[Stored data]
┌──

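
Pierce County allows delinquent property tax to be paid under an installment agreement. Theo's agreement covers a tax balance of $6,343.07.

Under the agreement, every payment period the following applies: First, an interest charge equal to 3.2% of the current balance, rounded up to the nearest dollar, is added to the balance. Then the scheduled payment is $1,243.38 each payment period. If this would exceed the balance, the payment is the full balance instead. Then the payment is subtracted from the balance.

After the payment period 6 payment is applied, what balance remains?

Payment period 1: opening $6,343.07; interest $203.00 → $6,546.07; payment $1,243.38; balance $5,302.69
Payment period 2: opening $5,302.69; interest $170.00 → $5,472.69; payment $1,243.38; balance $4,229.31
Payment period 3: opening $4,229.31; interest $136.00 → $4,365.31; payment $1,243.38; balance $3,121.93
Payment period 4: opening $3,121.93; interest $100.00 → $3,221.93; payment $1,243.38; balance $1,978.55
Payment period 5: opening $1,978.55; interest $64.00 → $2,042.55; payment $1,243.38; balance $799.17
Payment period 6: opening $799.17; interest $26.00 → $825.17; payment $825.17; balance $0.00

$0.00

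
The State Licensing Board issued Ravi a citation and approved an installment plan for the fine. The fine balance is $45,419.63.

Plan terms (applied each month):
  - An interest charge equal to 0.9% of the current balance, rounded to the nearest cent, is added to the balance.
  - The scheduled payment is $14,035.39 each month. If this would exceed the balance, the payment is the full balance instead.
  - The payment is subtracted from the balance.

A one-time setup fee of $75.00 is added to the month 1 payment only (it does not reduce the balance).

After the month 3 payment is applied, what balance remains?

# | Opening | Interest | Payment | Fee | End bal
1 | $45,419.63 | $408.78 | $14,035.39 | $75.00 | $31,793.02
2 | $31,793.02 | $286.14 | $14,035.39 | — | $18,043.77
3 | $18,043.77 | $162.39 | $14,035.39 | — | $4,170.77

$4,170.77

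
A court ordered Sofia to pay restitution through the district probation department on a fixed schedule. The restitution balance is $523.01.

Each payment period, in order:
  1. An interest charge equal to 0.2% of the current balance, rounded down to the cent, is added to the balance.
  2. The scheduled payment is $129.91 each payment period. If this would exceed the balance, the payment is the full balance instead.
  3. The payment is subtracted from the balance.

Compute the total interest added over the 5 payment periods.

$2.63

Payment period 1: opening $523.01; interest $1.04 → $524.05; payment $129.91; balance $394.14
Payment period 2: opening $394.14; interest $0.78 → $394.92; payment $129.91; balance $265.01
Payment period 3: opening $265.01; interest $0.53 → $265.54; payment $129.91; balance $135.63
Payment period 4: opening $135.63; interest $0.27 → $135.90; payment $129.91; balance $5.99
Payment period 5: opening $5.99; interest $0.01 → $6.00; payment $6.00; balance $0.00
Total interest: $1.04 + $0.78 + $0.53 + $0.27 + $0.01 = $2.63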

└──

▶ **Problem to work on**: Set down every record above exactly as given.

▶ **Reply**:
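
Pierce County allows delinquent property tax to be paid under an installment agreement. Theo's agreement covers a tax balance of $6,343.07.

Under the agreement, every payment period the following applies: First, an interest charge equal to 3.2% of the current balance, rounded up to the nearest dollar, is added to the balance. Then the scheduled payment is $1,243.38 each payment period. If this would exceed the balance, the payment is the full balance instead. Then the payment is subtracted from the balance.

After the payment period 6 payment is applied, what balance remains?

Payment period 1: opening $6,343.07; interest $203.00 → $6,546.07; payment $1,243.38; balance $5,302.69
Payment period 2: opening $5,302.69; interest $170.00 → $5,472.69; payment $1,243.38; balance $4,229.31
Payment period 3: opening $4,229.31; interest $136.00 → $4,365.31; payment $1,243.38; balance $3,121.93
Payment period 4: opening $3,121.93; interest $100.00 → $3,221.93; payment $1,243.38; balance $1,978.55
Payment period 5: opening $1,978.55; interest $64.00 → $2,042.55; payment $1,243.38; balance $799.17
Payment period 6: opening $799.17; interest $26.00 → $825.17; payment $825.17; balance $0.00

$0.00

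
The State Licensing Board issued Ravi a citation and approved an installment plan for the fine. The fine balance is $45,419.63.

Plan terms (applied each month):
  - An interest charge equal to 0.9% of the current balance, rounded to the nearest cent, is added to the balance.
  - The scheduled payment is $14,035.39 each month. If this would exceed the balance, the payment is the full balance instead.
  - The payment is subtracted from the balance.

A one-time setup fee of $75.00 is added to the month 1 payment only (it does not reduce the balance).

After the month 3 payment is applied, what balance remains?

# | Opening | Interest | Payment | Fee | End bal
1 | $45,419.63 | $408.78 | $14,035.39 | $75.00 | $31,793.02
2 | $31,793.02 | $286.14 | $14,035.39 | — | $18,043.77
3 | $18,043.77 | $162.39 | $14,035.39 | — | $4,170.77

$4,170.77

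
A court ordered Sofia to pay restitution through the district probation department on a fixed schedule. The restitution balance is $523.01.

Each payment period, in order:
  1. An interest charge equal to 0.2% of the current balance, rounded down to the cent, is added to the balance.
  2. The scheduled payment is $129.91 each payment period. If this would exceed the balance, the payment is the full balance instead.
  3. The payment is subtracted from the balance.

Compute the total interest added over the 5 payment periods.

$2.63

Payment period 1: opening $523.01; interest $1.04 → $524.05; payment $129.91; balance $394.14
Payment period 2: opening $394.14; interest $0.78 → $394.92; payment $129.91; balance $265.01
Payment period 3: opening $265.01; interest $0.53 → $265.54; payment $129.91; balance $135.63
Payment period 4: opening $135.63; interest $0.27 → $135.90; payment $129.91; balance $5.99
Payment period 5: opening $5.99; interest $0.01 → $6.00; payment $6.00; balance $0.00
Total interest: $1.04 + $0.78 + $0.53 + $0.27 + $0.01 = $2.63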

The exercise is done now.